(Collected data)
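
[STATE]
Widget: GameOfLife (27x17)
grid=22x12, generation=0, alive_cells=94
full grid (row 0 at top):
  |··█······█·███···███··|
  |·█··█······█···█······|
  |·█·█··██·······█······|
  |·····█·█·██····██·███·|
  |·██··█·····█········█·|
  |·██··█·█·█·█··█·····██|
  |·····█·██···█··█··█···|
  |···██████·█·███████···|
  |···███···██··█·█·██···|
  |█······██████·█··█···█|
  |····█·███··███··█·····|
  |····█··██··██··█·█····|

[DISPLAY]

Gen: 0                     
··█······█·███···███··     
·█··█······█···█······     
·█·█··██·······█······     
·····█·█·██····██·███·     
·██··█·····█········█·     
·██··█·█·█·█··█·····██     
·····█·██···█··█··█···     
···██████·█·███████···     
···███···██··█·█·██···     
█······██████·█··█···█     
····█·███··███··█·····     
····█··██··██··█·█····     
                           
                           
                           
                           


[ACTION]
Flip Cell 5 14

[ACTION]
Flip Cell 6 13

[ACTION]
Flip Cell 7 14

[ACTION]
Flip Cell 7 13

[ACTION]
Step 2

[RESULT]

Gen: 2                     
··········█·█····█····     
··██████····███··███··     
·██·····█·█···█··████·     
·█········██··███··██·     
█······█·█·█·········█     
·····██··█···██···███·     
·█·······██·████··█···     
···██·······█··██·██··     
··███········█·█··█···     
····█········█···██···     
····████·····█····█···     
·····███······█·██····     
                           
                           
                           
                           


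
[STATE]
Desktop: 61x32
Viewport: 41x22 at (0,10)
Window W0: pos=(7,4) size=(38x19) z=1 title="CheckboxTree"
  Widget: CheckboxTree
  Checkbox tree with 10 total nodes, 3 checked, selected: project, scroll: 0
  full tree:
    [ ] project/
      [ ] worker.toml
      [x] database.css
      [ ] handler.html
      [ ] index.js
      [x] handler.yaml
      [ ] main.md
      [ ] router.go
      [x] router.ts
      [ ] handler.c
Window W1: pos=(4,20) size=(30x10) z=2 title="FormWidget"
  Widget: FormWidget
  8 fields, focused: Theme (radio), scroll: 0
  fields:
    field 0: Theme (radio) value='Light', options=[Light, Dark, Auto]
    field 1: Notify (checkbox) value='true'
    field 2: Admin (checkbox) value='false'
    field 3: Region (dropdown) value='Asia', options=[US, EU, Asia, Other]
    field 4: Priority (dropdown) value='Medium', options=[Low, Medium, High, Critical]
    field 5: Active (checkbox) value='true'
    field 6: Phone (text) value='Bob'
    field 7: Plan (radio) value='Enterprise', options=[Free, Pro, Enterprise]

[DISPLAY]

       ┃   [ ] handler.html              
       ┃   [ ] index.js                  
       ┃   [x] handler.yaml              
       ┃   [ ] main.md                   
       ┃   [ ] router.go                 
       ┃   [x] router.ts                 
       ┃   [ ] handler.c                 
       ┃                                 
       ┃                                 
       ┃                                 
    ┏━━━━━━━━━━━━━━━━━━━━━━━━━━━━┓       
    ┃ FormWidget                 ┃       
    ┠────────────────────────────┨━━━━━━━
    ┃> Theme:      (●) Light  ( )┃       
    ┃  Notify:     [x]           ┃       
    ┃  Admin:      [ ]           ┃       
    ┃  Region:     [Asia       ▼]┃       
    ┃  Priority:   [Medium     ▼]┃       
    ┃  Active:     [x]           ┃       
    ┗━━━━━━━━━━━━━━━━━━━━━━━━━━━━┛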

Assignment: If a line in the records has the word "size", copy that line.

Solution for this exercise:
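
Window W0: pos=(7,4) size=(38x19) z=1 title="CheckboxTree"
Window W1: pos=(4,20) size=(30x10) z=2 title="FormWidget"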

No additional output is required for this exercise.